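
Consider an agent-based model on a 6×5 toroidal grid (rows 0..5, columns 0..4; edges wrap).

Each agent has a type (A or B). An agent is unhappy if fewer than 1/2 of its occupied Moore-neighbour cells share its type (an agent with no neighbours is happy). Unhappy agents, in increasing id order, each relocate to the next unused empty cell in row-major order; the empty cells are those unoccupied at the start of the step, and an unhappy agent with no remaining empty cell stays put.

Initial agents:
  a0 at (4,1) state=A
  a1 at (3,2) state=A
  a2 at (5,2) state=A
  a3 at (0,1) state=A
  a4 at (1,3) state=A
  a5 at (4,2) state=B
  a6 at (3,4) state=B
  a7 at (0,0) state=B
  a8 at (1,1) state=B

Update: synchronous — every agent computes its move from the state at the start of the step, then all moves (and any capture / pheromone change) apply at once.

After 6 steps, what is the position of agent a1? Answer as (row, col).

(3, 2)

t=1: a0@(4,1):A a1@(3,2):A a2@(5,2):A a3@(0,2):A a4@(1,3):A a5@(0,3):B a6@(3,4):B a7@(0,0):B a8@(1,1):B
t=2: a0@(4,1):A a1@(3,2):A a2@(5,2):A a3@(0,2):A a4@(1,3):A a5@(0,1):B a6@(3,4):B a7@(0,0):B a8@(1,1):B
t=3: (unchanged — steady state)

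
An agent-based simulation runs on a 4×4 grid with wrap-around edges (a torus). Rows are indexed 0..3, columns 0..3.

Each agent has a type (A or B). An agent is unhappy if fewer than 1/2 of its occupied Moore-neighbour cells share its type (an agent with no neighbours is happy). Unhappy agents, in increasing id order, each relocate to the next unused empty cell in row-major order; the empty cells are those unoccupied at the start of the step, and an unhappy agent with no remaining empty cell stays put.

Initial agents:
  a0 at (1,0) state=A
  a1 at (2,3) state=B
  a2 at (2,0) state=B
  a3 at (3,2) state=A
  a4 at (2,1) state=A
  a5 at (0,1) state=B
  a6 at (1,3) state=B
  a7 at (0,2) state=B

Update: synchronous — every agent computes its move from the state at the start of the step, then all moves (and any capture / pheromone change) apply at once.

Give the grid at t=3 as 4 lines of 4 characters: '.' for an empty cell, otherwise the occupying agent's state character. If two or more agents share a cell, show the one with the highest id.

AABA
...B
BB.B
....

t=1: a0@(0,0):A a1@(2,3):B a2@(2,0):B a3@(0,3):A a4@(2,1):A a5@(1,1):B a6@(1,3):B a7@(0,2):B
t=2: a0@(0,1):A a1@(2,3):B a2@(2,0):B a3@(1,0):A a4@(1,2):A a5@(1,1):B a6@(1,3):B a7@(0,2):B
t=3: a0@(0,1):A a1@(2,3):B a2@(2,0):B a3@(0,0):A a4@(0,3):A a5@(2,1):B a6@(1,3):B a7@(0,2):B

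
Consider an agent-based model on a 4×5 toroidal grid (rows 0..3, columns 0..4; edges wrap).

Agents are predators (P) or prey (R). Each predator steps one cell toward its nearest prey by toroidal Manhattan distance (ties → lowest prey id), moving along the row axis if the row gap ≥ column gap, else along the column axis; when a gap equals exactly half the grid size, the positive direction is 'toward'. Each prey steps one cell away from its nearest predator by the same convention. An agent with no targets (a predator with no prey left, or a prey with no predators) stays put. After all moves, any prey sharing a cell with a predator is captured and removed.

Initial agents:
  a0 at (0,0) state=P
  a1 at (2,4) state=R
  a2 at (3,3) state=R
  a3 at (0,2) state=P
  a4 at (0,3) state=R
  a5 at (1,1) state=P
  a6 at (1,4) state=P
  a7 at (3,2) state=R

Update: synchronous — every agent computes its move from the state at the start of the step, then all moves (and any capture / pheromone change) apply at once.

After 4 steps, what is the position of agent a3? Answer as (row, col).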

──────────

TASK DETAILS: Print, exactly as written, each record in the listing above.

SOLUTION TO THIS PROBLEM:
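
Consider an agent-based model on a 6×5 toroidal grid (rows 0..5, columns 0..4; edges wrap).

Each agent has a type (A or B). An agent is unhappy if fewer than 1/2 of its occupied Moore-neighbour cells share its type (an agent with no neighbours is happy). Unhappy agents, in increasing id order, each relocate to the next unused empty cell in row-major order; the empty cells are those unoccupied at the start of the step, and an unhappy agent with no remaining empty cell stays put.

Initial agents:
  a0 at (4,1) state=A
  a1 at (3,2) state=A
  a2 at (5,2) state=A
  a3 at (0,1) state=A
  a4 at (1,3) state=A
  a5 at (4,2) state=B
  a6 at (3,4) state=B
  a7 at (0,0) state=B
  a8 at (1,1) state=B

Update: synchronous — every agent computes its move from the state at the start of the step, then all moves (and any capture / pheromone change) apply at once.

After 6 steps, what is the position of agent a1? Answer as (row, col).

(3, 2)

t=1: a0@(4,1):A a1@(3,2):A a2@(5,2):A a3@(0,2):A a4@(1,3):A a5@(0,3):B a6@(3,4):B a7@(0,0):B a8@(1,1):B
t=2: a0@(4,1):A a1@(3,2):A a2@(5,2):A a3@(0,2):A a4@(1,3):A a5@(0,1):B a6@(3,4):B a7@(0,0):B a8@(1,1):B
t=3: (unchanged — steady state)

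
An agent-based simulation runs on a 4×4 grid with wrap-around edges (a torus). Rows are indexed 0..3, columns 0..3.

Each agent has a type (A or B). An agent is unhappy if fewer than 1/2 of its occupied Moore-neighbour cells share its type (an agent with no neighbours is happy). Unhappy agents, in increasing id order, each relocate to the next unused empty cell in row-major order; the empty cells are those unoccupied at the start of the step, and an unhappy agent with no remaining empty cell stays put.

Initial agents:
  a0 at (1,0) state=A
  a1 at (2,3) state=B
  a2 at (2,0) state=B
  a3 at (3,2) state=A
  a4 at (2,1) state=A
  a5 at (0,1) state=B
  a6 at (1,3) state=B
  a7 at (0,2) state=B

Update: synchronous — every agent computes its move from the state at the start of the step, then all moves (and any capture / pheromone change) apply at once.

Give the grid at t=3 as 4 lines of 4 characters: '.' for an empty cell, otherwise the occupying agent's state character. If two or more agents share a cell, show the one with the highest id.

AABA
...B
BB.B
....

t=1: a0@(0,0):A a1@(2,3):B a2@(2,0):B a3@(0,3):A a4@(2,1):A a5@(1,1):B a6@(1,3):B a7@(0,2):B
t=2: a0@(0,1):A a1@(2,3):B a2@(2,0):B a3@(1,0):A a4@(1,2):A a5@(1,1):B a6@(1,3):B a7@(0,2):B
t=3: a0@(0,1):A a1@(2,3):B a2@(2,0):B a3@(0,0):A a4@(0,3):A a5@(2,1):B a6@(1,3):B a7@(0,2):B

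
Consider an agent-based model on a 4×5 toroidal grid (rows 0..3, columns 0..4; edges wrap).

Agents are predators (P) or prey (R). Each predator steps one cell toward its nearest prey by toroidal Manhattan distance (ties → lowest prey id), moving along the row axis if the row gap ≥ column gap, else along the column axis; when a gap equals exactly half the grid size, the positive direction is 'toward'. Each prey steps one cell away from its nearest predator by the same convention. An agent with no targets (a predator with no prey left, or a prey with no predators) stays put. After all moves, any prey sharing a cell with a predator is captured and removed.

Initial agents:
  a0 at (0,0) state=P
  a1 at (2,4) state=R
  a2 at (3,3) state=R
  a3 at (0,2) state=P
  a4 at (0,3) state=R
  a5 at (1,1) state=P
  a6 at (1,4) state=P
  a7 at (3,2) state=R

Update: synchronous — every agent computes its move from the state at the start of the step, then all moves (and any capture / pheromone change) apply at once.

After 4 steps, what is the position of agent a3? Answer as (row, col).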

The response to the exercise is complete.